Extracted data entries:

========================================

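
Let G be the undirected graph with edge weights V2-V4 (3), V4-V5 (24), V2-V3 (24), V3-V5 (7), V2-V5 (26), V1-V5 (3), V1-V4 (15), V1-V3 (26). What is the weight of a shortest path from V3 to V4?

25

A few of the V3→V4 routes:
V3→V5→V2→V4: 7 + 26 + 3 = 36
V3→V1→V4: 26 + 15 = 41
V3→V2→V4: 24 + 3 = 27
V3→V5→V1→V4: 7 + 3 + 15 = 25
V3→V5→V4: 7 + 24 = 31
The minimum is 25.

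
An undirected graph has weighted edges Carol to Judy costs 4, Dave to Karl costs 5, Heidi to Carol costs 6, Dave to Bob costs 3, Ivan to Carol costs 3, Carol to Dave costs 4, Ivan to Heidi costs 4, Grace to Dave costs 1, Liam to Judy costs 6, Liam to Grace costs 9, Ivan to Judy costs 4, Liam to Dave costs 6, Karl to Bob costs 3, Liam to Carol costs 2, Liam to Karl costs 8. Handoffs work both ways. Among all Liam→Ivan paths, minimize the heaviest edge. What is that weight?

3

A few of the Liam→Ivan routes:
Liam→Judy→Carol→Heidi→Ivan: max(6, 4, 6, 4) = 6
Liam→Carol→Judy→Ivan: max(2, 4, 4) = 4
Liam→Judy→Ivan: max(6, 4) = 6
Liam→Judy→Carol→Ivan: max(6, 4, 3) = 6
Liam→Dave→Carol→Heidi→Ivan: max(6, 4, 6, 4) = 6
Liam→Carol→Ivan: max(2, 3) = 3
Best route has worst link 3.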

========================================

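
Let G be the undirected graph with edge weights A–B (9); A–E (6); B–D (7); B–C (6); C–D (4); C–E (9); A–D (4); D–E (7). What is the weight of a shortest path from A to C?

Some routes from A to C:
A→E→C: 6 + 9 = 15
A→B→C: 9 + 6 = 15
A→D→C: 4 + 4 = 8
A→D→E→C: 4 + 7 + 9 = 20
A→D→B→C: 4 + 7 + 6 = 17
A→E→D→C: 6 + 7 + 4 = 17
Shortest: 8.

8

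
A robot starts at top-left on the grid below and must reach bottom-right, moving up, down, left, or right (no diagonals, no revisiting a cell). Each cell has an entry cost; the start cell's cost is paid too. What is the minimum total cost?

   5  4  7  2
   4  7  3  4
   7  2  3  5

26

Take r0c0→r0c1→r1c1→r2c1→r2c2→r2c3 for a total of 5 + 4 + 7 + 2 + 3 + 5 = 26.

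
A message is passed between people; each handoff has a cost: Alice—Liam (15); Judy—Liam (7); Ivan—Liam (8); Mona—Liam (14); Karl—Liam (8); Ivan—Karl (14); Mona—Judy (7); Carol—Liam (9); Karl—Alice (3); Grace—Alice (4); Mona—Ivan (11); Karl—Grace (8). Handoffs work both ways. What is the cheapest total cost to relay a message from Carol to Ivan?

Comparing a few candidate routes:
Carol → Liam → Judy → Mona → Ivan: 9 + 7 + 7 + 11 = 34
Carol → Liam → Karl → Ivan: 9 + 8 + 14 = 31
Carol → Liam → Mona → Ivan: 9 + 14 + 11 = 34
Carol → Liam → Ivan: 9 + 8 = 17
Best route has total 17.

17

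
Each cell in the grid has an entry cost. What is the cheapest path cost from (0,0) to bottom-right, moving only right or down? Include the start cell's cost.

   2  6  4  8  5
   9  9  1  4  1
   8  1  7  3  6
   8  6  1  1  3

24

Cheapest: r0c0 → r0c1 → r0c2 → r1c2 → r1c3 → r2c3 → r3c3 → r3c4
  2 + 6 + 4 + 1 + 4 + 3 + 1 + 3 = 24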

========================================

* **Problem**
Pick out and copy the lines of the entries that hold the string "entry".

* **Exercise answer**
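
A robot starts at top-left on the grid below and must reach bottom-right, moving up, down, left, or right (no diagonals, no revisiting a cell). Each cell has an entry cost; the start cell's cost is paid too. What is the minimum total cost?
Each cell in the grid has an entry cost. What is the cheapest path cost from (0,0) to bottom-right, moving only right or down? Include the start cell's cost.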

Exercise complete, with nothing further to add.